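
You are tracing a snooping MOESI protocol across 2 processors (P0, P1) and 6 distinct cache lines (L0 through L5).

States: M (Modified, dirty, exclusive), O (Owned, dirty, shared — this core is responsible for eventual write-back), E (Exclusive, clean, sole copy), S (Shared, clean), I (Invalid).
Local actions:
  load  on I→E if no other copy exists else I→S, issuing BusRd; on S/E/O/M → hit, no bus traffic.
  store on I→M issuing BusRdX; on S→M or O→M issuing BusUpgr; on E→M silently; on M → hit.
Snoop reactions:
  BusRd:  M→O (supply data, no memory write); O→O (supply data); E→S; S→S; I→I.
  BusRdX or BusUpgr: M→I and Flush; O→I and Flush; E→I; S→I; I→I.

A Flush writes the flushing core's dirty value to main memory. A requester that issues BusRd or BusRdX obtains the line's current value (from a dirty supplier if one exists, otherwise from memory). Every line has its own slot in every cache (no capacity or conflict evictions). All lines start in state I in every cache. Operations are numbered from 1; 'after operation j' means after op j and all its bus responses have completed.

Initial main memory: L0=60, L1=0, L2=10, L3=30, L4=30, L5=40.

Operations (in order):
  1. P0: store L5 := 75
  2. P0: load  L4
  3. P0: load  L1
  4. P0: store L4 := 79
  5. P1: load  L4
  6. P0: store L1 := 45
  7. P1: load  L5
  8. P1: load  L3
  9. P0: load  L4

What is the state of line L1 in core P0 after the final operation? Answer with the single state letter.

step 1: P0: store L5 := 75  ⟶  MI  (L5)  txn=BusRdX  M[L5]=40
step 2: P0: load  L4  ⟶  EI  (L4)  txn=BusRd  M[L4]=30
step 3: P0: load  L1  ⟶  EI  (L1)  txn=BusRd  M[L1]=0
step 4: P0: store L4 := 79  ⟶  MI  (L4)  txn=∅  M[L4]=30
step 5: P1: load  L4  ⟶  OS  (L4)  txn=BusRd  M[L4]=30
step 6: P0: store L1 := 45  ⟶  MI  (L1)  txn=∅  M[L1]=0
step 7: P1: load  L5  ⟶  OS  (L5)  txn=BusRd  M[L5]=40
step 8: P1: load  L3  ⟶  IE  (L3)  txn=BusRd  M[L3]=30
step 9: P0: load  L4  ⟶  OS  (L4)  txn=∅  M[L4]=30

state = M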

========================================

Description of the task — Please take the whole listing and write it out exactly.

Answer —
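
You are tracing a snooping MOESI protocol across 2 processors (P0, P1) and 6 distinct cache lines (L0 through L5).

States: M (Modified, dirty, exclusive), O (Owned, dirty, shared — this core is responsible for eventual write-back), E (Exclusive, clean, sole copy), S (Shared, clean), I (Invalid).
Local actions:
  load  on I→E if no other copy exists else I→S, issuing BusRd; on S/E/O/M → hit, no bus traffic.
  store on I→M issuing BusRdX; on S→M or O→M issuing BusUpgr; on E→M silently; on M → hit.
Snoop reactions:
  BusRd:  M→O (supply data, no memory write); O→O (supply data); E→S; S→S; I→I.
  BusRdX or BusUpgr: M→I and Flush; O→I and Flush; E→I; S→I; I→I.

A Flush writes the flushing core's dirty value to main memory. A requester that issues BusRd or BusRdX obtains the line's current value (from a dirty supplier if one exists, otherwise from memory). Every line has its own slot in every cache (no capacity or conflict evictions). All lines start in state I in every cache. Operations are numbered from 1; 'after operation j' means after op j and all its bus responses have completed.

Initial main memory: L0=60, L1=0, L2=10, L3=30, L4=30, L5=40.

Operations (in order):
  1. P0: store L5 := 75
  2. P0: load  L4
  3. P0: load  L1
  4. P0: store L4 := 79
  5. P1: load  L4
  6. P0: store L1 := 45
  7. P1: load  L5
  8. P1: load  L3
  9. P0: load  L4

What is the state of line L1 in core P0 after the final operation? Answer with the single state letter.

step 1: P0: store L5 := 75  ⟶  MI  (L5)  txn=BusRdX  M[L5]=40
step 2: P0: load  L4  ⟶  EI  (L4)  txn=BusRd  M[L4]=30
step 3: P0: load  L1  ⟶  EI  (L1)  txn=BusRd  M[L1]=0
step 4: P0: store L4 := 79  ⟶  MI  (L4)  txn=∅  M[L4]=30
step 5: P1: load  L4  ⟶  OS  (L4)  txn=BusRd  M[L4]=30
step 6: P0: store L1 := 45  ⟶  MI  (L1)  txn=∅  M[L1]=0
step 7: P1: load  L5  ⟶  OS  (L5)  txn=BusRd  M[L5]=40
step 8: P1: load  L3  ⟶  IE  (L3)  txn=BusRd  M[L3]=30
step 9: P0: load  L4  ⟶  OS  (L4)  txn=∅  M[L4]=30

state = M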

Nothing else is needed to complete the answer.